■ Problem to solve
Would you write out the lines from the one containing "4 5 . | 6 3 2" to the end of the records below, exactly and in full, please?
____ Data excerpts
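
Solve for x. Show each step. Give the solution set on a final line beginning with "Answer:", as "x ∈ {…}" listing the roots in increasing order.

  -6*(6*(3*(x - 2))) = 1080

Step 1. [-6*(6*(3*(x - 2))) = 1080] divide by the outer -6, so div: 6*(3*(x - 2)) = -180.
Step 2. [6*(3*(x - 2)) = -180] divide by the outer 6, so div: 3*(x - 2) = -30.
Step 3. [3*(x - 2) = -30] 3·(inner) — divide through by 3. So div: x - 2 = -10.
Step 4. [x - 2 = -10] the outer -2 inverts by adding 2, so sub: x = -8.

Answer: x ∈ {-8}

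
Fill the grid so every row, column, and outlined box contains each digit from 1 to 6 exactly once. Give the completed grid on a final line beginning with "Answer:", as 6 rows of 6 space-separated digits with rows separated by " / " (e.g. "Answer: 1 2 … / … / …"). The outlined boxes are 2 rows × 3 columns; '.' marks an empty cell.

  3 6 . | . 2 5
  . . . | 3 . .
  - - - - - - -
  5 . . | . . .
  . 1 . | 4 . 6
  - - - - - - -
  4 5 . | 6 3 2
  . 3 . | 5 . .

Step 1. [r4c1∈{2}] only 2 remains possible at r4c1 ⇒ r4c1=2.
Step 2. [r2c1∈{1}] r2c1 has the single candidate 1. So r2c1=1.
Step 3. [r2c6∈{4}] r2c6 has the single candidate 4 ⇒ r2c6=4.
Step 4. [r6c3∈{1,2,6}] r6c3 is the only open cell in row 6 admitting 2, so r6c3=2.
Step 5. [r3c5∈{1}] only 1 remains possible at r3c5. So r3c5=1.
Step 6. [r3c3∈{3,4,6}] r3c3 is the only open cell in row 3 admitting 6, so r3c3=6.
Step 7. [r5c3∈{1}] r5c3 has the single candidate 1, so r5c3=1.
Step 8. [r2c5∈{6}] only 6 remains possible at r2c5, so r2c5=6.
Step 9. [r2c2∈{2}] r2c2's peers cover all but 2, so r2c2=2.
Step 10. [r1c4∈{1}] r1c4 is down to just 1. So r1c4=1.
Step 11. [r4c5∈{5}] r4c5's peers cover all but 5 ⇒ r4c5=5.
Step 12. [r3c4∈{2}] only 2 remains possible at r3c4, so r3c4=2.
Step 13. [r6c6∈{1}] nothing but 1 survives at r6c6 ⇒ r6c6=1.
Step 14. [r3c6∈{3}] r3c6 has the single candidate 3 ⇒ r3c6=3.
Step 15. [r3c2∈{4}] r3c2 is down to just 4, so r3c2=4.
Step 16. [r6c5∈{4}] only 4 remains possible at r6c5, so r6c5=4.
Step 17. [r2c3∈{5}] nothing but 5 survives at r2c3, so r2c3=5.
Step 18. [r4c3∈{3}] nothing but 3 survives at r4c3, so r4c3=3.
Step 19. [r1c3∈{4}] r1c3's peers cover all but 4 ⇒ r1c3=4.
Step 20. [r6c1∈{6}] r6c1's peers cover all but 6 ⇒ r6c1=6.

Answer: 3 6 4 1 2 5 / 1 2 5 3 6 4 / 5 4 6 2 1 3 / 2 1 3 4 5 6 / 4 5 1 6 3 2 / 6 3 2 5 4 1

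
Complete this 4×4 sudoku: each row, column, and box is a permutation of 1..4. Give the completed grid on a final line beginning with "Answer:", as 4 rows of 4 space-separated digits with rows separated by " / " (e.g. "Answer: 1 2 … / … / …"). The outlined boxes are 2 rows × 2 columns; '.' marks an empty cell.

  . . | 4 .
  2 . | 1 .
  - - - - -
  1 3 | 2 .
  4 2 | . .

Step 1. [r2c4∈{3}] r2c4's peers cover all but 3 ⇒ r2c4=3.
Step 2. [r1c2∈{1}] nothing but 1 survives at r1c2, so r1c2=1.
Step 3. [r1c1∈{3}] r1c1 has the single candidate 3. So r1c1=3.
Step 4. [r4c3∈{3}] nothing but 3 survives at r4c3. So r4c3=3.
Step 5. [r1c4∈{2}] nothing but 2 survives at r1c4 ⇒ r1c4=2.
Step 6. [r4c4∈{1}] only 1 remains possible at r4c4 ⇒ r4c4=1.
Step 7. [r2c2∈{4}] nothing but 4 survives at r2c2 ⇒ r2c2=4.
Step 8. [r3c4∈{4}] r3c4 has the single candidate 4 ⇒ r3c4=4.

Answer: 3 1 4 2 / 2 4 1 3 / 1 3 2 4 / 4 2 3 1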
________
■ Solution
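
  4 5 . | 6 3 2
  . 3 . | 5 . .

Step 1. [r4c1∈{2}] only 2 remains possible at r4c1 ⇒ r4c1=2.
Step 2. [r2c1∈{1}] r2c1 has the single candidate 1. So r2c1=1.
Step 3. [r2c6∈{4}] r2c6 has the single candidate 4 ⇒ r2c6=4.
Step 4. [r6c3∈{1,2,6}] r6c3 is the only open cell in row 6 admitting 2, so r6c3=2.
Step 5. [r3c5∈{1}] only 1 remains possible at r3c5. So r3c5=1.
Step 6. [r3c3∈{3,4,6}] r3c3 is the only open cell in row 3 admitting 6, so r3c3=6.
Step 7. [r5c3∈{1}] r5c3 has the single candidate 1, so r5c3=1.
Step 8. [r2c5∈{6}] only 6 remains possible at r2c5, so r2c5=6.
Step 9. [r2c2∈{2}] r2c2's peers cover all but 2, so r2c2=2.
Step 10. [r1c4∈{1}] r1c4 is down to just 1. So r1c4=1.
Step 11. [r4c5∈{5}] r4c5's peers cover all but 5 ⇒ r4c5=5.
Step 12. [r3c4∈{2}] only 2 remains possible at r3c4, so r3c4=2.
Step 13. [r6c6∈{1}] nothing but 1 survives at r6c6 ⇒ r6c6=1.
Step 14. [r3c6∈{3}] r3c6 has the single candidate 3 ⇒ r3c6=3.
Step 15. [r3c2∈{4}] r3c2 is down to just 4, so r3c2=4.
Step 16. [r6c5∈{4}] only 4 remains possible at r6c5, so r6c5=4.
Step 17. [r2c3∈{5}] nothing but 5 survives at r2c3, so r2c3=5.
Step 18. [r4c3∈{3}] nothing but 3 survives at r4c3, so r4c3=3.
Step 19. [r1c3∈{4}] r1c3's peers cover all but 4 ⇒ r1c3=4.
Step 20. [r6c1∈{6}] r6c1's peers cover all but 6 ⇒ r6c1=6.

Answer: 3 6 4 1 2 5 / 1 2 5 3 6 4 / 5 4 6 2 1 3 / 2 1 3 4 5 6 / 4 5 1 6 3 2 / 6 3 2 5 4 1

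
Complete this 4×4 sudoku: each row, column, and box is a permutation of 1..4. Give the completed grid on a final line beginning with "Answer:", as 4 rows of 4 space-separated digits with rows separated by " / " (e.g. "Answer: 1 2 … / … / …"). The outlined boxes are 2 rows × 2 columns; '.' marks an empty cell.

  . . | 4 .
  2 . | 1 .
  - - - - -
  1 3 | 2 .
  4 2 | . .

Step 1. [r2c4∈{3}] r2c4's peers cover all but 3 ⇒ r2c4=3.
Step 2. [r1c2∈{1}] nothing but 1 survives at r1c2, so r1c2=1.
Step 3. [r1c1∈{3}] r1c1 has the single candidate 3. So r1c1=3.
Step 4. [r4c3∈{3}] nothing but 3 survives at r4c3. So r4c3=3.
Step 5. [r1c4∈{2}] nothing but 2 survives at r1c4 ⇒ r1c4=2.
Step 6. [r4c4∈{1}] only 1 remains possible at r4c4 ⇒ r4c4=1.
Step 7. [r2c2∈{4}] nothing but 4 survives at r2c2 ⇒ r2c2=4.
Step 8. [r3c4∈{4}] r3c4 has the single candidate 4 ⇒ r3c4=4.

Answer: 3 1 4 2 / 2 4 1 3 / 1 3 2 4 / 4 2 3 1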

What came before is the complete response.